**Problem statement:** Return each line of the records below that contains the word "predictive".

**Data under study:**

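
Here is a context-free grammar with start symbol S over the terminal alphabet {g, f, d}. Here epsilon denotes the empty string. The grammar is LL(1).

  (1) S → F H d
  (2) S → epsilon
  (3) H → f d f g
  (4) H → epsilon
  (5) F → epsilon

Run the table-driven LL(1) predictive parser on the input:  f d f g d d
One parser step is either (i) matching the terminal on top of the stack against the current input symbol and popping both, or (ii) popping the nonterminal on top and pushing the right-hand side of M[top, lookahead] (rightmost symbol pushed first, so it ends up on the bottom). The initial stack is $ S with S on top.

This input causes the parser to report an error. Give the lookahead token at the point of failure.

d

step 1: stack=$ S  input=f d f g d d $  — expand S → F H d
step 2: stack=$ d H F  input=f d f g d d $  — expand F → epsilon
step 3: stack=$ d H  input=f d f g d d $  — expand H → f d f g
step 4: stack=$ d g f d f  input=f d f g d d $  — match f
step 5: stack=$ d g f d  input=d f g d d $  — match d
step 6: stack=$ d g f  input=f g d d $  — match f
step 7: stack=$ d g  input=g d d $  — match g
step 8: stack=$ d  input=d d $  — match d
step 9: stack=$  input=d $  — error: stack empty but input remains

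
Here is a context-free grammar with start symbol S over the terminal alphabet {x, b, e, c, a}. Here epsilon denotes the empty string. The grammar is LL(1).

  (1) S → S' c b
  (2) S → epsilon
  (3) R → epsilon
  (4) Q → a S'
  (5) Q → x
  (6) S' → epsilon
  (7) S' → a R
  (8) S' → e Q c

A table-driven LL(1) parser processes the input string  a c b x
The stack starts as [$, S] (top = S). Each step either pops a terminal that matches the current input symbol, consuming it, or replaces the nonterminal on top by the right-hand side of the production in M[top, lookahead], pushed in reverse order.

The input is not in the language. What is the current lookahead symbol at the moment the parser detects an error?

x

step 1: stack=$ S  input=a c b x $  — expand S → S' c b
step 2: stack=$ b c S'  input=a c b x $  — expand S' → a R
step 3: stack=$ b c R a  input=a c b x $  — match a
step 4: stack=$ b c R  input=c b x $  — expand R → epsilon
step 5: stack=$ b c  input=c b x $  — match c
step 6: stack=$ b  input=b x $  — match b
step 7: stack=$  input=x $  — error: stack empty but input remains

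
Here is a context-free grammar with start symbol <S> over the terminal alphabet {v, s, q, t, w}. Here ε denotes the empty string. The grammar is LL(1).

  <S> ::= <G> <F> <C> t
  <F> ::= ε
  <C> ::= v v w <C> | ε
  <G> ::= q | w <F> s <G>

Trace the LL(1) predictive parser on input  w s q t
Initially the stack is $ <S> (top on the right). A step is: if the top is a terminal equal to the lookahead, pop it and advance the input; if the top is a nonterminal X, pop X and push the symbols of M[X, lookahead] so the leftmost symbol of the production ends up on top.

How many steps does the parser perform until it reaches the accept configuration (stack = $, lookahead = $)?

10

      Stack                    Input      Action
   1  $ <S>                    w s q t $  expand <S> ::= <G> <F> <C> t
   2  $ t <C> <F> <G>          w s q t $  expand <G> ::= w <F> s <G>
   3  $ t <C> <F> <G> s <F> w  w s q t $  match w
   4  $ t <C> <F> <G> s <F>    s q t $    expand <F> ::= ε
   5  $ t <C> <F> <G> s        s q t $    match s
   6  $ t <C> <F> <G>          q t $      expand <G> ::= q
   7  $ t <C> <F> q            q t $      match q
   8  $ t <C> <F>              t $        expand <F> ::= ε
   9  $ t <C>                  t $        expand <C> ::= ε
  10  $ t                      t $        match t
Accept reached after 10 steps.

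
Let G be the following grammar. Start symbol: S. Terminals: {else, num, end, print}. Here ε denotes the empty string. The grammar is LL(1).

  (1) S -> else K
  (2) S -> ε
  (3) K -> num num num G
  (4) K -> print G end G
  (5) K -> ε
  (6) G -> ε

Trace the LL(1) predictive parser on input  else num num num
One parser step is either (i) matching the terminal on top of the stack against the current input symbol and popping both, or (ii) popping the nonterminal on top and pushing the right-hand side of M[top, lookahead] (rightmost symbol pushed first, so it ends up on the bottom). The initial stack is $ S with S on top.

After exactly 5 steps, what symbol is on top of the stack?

num

step 1: stack=$ S  input=else num num num $  — expand S -> else K
step 2: stack=$ K else  input=else num num num $  — match else
step 3: stack=$ K  input=num num num $  — expand K -> num num num G
step 4: stack=$ G num num num  input=num num num $  — match num
step 5: stack=$ G num num  input=num num $  — match num
Stack after step 5: $ G num (top = num).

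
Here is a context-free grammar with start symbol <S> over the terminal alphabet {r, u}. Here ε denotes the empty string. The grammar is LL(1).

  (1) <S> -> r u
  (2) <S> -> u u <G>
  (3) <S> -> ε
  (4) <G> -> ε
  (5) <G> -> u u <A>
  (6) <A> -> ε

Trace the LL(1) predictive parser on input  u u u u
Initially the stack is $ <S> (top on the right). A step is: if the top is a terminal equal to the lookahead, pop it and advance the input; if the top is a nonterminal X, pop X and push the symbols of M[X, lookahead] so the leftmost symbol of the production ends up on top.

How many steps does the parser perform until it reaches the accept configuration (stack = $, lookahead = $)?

step 1: stack=$ <S>  input=u u u u $  — expand <S> -> u u <G>
step 2: stack=$ <G> u u  input=u u u u $  — match u
step 3: stack=$ <G> u  input=u u u $  — match u
step 4: stack=$ <G>  input=u u $  — expand <G> -> u u <A>
step 5: stack=$ <A> u u  input=u u $  — match u
step 6: stack=$ <A> u  input=u $  — match u
step 7: stack=$ <A>  input=$  — expand <A> -> ε
Accept reached after 7 steps.

7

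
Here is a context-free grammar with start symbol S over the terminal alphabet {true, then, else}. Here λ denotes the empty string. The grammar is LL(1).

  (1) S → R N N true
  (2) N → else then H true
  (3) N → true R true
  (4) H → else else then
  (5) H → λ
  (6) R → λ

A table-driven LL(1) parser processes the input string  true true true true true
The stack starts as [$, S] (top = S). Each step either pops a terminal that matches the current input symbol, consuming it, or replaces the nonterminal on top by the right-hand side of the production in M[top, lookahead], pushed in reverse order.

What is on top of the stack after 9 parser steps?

true

     Stack                 Input                       Action
  1  $ S                   true true true true true $  expand S → R N N true
  2  $ true N N R          true true true true true $  expand R → λ
  3  $ true N N            true true true true true $  expand N → true R true
  4  $ true N true R true  true true true true true $  match true
  5  $ true N true R       true true true true $       expand R → λ
  6  $ true N true         true true true true $       match true
  7  $ true N              true true true $            expand N → true R true
  8  $ true true R true    true true true $            match true
  9  $ true true R         true true $                 expand R → λ
Stack after step 9: $ true true (top = true).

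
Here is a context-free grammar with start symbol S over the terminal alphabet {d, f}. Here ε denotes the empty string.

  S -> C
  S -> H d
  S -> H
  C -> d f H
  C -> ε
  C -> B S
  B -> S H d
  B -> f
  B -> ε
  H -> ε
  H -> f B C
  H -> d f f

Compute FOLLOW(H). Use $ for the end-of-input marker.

{$, d, f}

FIRST(H): from H->ε we get {ε}; from H->f B C we get {f}; from H->d f f we get {d}. So FIRST(H) = {ε, d, f}.
FIRST(S): from S->C we get {ε, d, f}; from S->H d we get {d, f}; from S->H we get {ε, d, f}. So FIRST(S) = {ε, d, f}.
FIRST(B): from B->S H d we get {d, f}; from B->f we get {f}; from B->ε we get {ε}. So FIRST(B) = {ε, d, f}.
FIRST(C): from C->d f H we get {d}; from C->ε we get {ε}; from C->B S we get {ε, d, f}. So FIRST(C) = {ε, d, f}.
FOLLOW(S) includes $ since S is the start symbol.
FOLLOW(S): in C->B S, the suffix after S is empty, so FOLLOW(S) ⊇ FOLLOW(C) = {$, d, f}; in B->S H d, S is followed by H d with FIRST {d, f}. Thus FOLLOW(S) = {$, d, f}.
FOLLOW(C): in S->C, the suffix after C is empty, so FOLLOW(C) ⊇ FOLLOW(S) = {$, d, f}; in H->f B C, the suffix after C is empty, so FOLLOW(C) ⊇ FOLLOW(H) = {$, d, f}. Thus FOLLOW(C) = {$, d, f}.
FOLLOW(H): in S->H d, H is followed by d with FIRST {d}; in S->H, the suffix after H is empty, so FOLLOW(H) ⊇ FOLLOW(S) = {$, d, f}; in C->d f H, the suffix after H is empty, so FOLLOW(H) ⊇ FOLLOW(C) = {$, d, f}; in B->S H d, H is followed by d with FIRST {d}. Thus FOLLOW(H) = {$, d, f}.
FOLLOW(B): in C->B S, B is followed by S with FIRST {ε, d, f}; in C->B S, the suffix after B is nullable, so FOLLOW(B) ⊇ FOLLOW(C) = {$, d, f}; in H->f B C, B is followed by C with FIRST {ε, d, f}; in H->f B C, the suffix after B is nullable, so FOLLOW(B) ⊇ FOLLOW(H) = {$, d, f}. Thus FOLLOW(B) = {$, d, f}.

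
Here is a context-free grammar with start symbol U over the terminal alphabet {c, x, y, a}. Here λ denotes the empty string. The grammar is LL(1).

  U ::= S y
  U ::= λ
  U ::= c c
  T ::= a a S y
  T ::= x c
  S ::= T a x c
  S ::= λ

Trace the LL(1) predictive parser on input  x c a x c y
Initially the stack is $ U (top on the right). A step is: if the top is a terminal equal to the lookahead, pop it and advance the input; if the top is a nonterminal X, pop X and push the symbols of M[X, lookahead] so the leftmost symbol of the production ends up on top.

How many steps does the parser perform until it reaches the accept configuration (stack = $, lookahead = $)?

9

step 1: stack=$ U  input=x c a x c y $  — expand U ::= S y
step 2: stack=$ y S  input=x c a x c y $  — expand S ::= T a x c
step 3: stack=$ y c x a T  input=x c a x c y $  — expand T ::= x c
step 4: stack=$ y c x a c x  input=x c a x c y $  — match x
step 5: stack=$ y c x a c  input=c a x c y $  — match c
step 6: stack=$ y c x a  input=a x c y $  — match a
step 7: stack=$ y c x  input=x c y $  — match x
step 8: stack=$ y c  input=c y $  — match c
step 9: stack=$ y  input=y $  — match y
Accept reached after 9 steps.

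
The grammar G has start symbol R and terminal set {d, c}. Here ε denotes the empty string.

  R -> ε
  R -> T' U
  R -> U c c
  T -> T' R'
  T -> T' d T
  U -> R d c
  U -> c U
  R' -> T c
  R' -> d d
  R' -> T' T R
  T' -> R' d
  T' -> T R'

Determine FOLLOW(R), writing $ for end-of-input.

FIRST(R) = {ε, c, d}  (via T' U, U c c)
FIRST(U) = {c, d}  (via R d c)
FIRST(T) = {d}  (via T' R', T' d T)
FIRST(R') = {d}  (via T c, T' T R)
FIRST(T') = {d}  (via R' d, T R')
FOLLOW(R) includes $ since R is the start symbol.
FOLLOW(T'): in R->T' U, T' is followed by U with FIRST {c, d}; in T->T' R', T' is followed by R' with FIRST {d}; in T->T' d T, T' is followed by d T with FIRST {d}; in R'->T' T R, T' is followed by T R with FIRST {d}. Thus FOLLOW(T') = {c, d}.
FOLLOW(R): in U->R d c, R is followed by d c with FIRST {d}; in R'->T' T R, the suffix after R is empty, so FOLLOW(R) ⊇ FOLLOW(R') = {c, d}. Thus FOLLOW(R) = {$, c, d}.
FOLLOW(U): in R->T' U, the suffix after U is empty, so FOLLOW(U) ⊇ FOLLOW(R) = {$, c, d}; in R->U c c, U is followed by c c with FIRST {c}; in U->c U, the suffix after U is empty (adds nothing new). Thus FOLLOW(U) = {$, c, d}.
FOLLOW(T): in T->T' d T, the suffix after T is empty (adds nothing new); in R'->T c, T is followed by c with FIRST {c}; in R'->T' T R, T is followed by R with FIRST {ε, c, d}; in R'->T' T R, the suffix after T is nullable, so FOLLOW(T) ⊇ FOLLOW(R') = {c, d}; in T'->T R', T is followed by R' with FIRST {d}. Thus FOLLOW(T) = {c, d}.
FOLLOW(R'): in T->T' R', the suffix after R' is empty, so FOLLOW(R') ⊇ FOLLOW(T) = {c, d}; in T'->R' d, R' is followed by d with FIRST {d}; in T'->T R', the suffix after R' is empty, so FOLLOW(R') ⊇ FOLLOW(T') = {c, d}. Thus FOLLOW(R') = {c, d}.

{$, c, d}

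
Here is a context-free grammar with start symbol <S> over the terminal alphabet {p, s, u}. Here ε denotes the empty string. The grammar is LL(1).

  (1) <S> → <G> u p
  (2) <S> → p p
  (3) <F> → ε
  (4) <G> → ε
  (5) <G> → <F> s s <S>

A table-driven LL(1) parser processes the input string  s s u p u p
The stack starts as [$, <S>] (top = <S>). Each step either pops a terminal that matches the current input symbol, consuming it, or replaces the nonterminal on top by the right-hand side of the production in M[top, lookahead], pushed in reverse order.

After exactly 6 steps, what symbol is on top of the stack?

step 1: stack=$ <S>  input=s s u p u p $  — expand <S> → <G> u p
step 2: stack=$ p u <G>  input=s s u p u p $  — expand <G> → <F> s s <S>
step 3: stack=$ p u <S> s s <F>  input=s s u p u p $  — expand <F> → ε
step 4: stack=$ p u <S> s s  input=s s u p u p $  — match s
step 5: stack=$ p u <S> s  input=s u p u p $  — match s
step 6: stack=$ p u <S>  input=u p u p $  — expand <S> → <G> u p
Stack after step 6: $ p u p u <G> (top = <G>).

<G>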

**Answer section:**
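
Run the table-driven LL(1) predictive parser on the input:  f d f g d d
Trace the LL(1) predictive parser on input  w s q t
Trace the LL(1) predictive parser on input  else num num num
Trace the LL(1) predictive parser on input  u u u u
Trace the LL(1) predictive parser on input  x c a x c y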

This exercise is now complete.